◆ **ASSIGNMENT**
Using the entries that follow, collect the lines where the word "priority" appears.

Top of EXERCISE MATERIAL

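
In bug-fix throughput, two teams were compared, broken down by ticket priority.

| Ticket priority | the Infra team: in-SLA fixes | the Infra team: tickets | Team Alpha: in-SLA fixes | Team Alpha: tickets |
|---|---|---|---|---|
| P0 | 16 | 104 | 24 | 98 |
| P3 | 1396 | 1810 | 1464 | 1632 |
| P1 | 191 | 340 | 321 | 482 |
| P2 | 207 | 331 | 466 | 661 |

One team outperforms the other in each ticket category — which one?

Team Alpha

P0: the Infra team 16/104 = 15.4%, Team Alpha 24/98 = 24.5% → Team Alpha
P3: the Infra team 1396/1810 = 77.1%, Team Alpha 1464/1632 = 89.7% → Team Alpha
P1: the Infra team 191/340 = 56.2%, Team Alpha 321/482 = 66.6% → Team Alpha
P2: the Infra team 207/331 = 62.5%, Team Alpha 466/661 = 70.5% → Team Alpha
Team Alpha has the higher rate in all 4 groups.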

Bottom of EXERCISE MATERIAL

◆ **RESPONSE**
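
In bug-fix throughput, two teams were compared, broken down by ticket priority.
| Ticket priority | the Infra team: in-SLA fixes | the Infra team: tickets | Team Alpha: in-SLA fixes | Team Alpha: tickets |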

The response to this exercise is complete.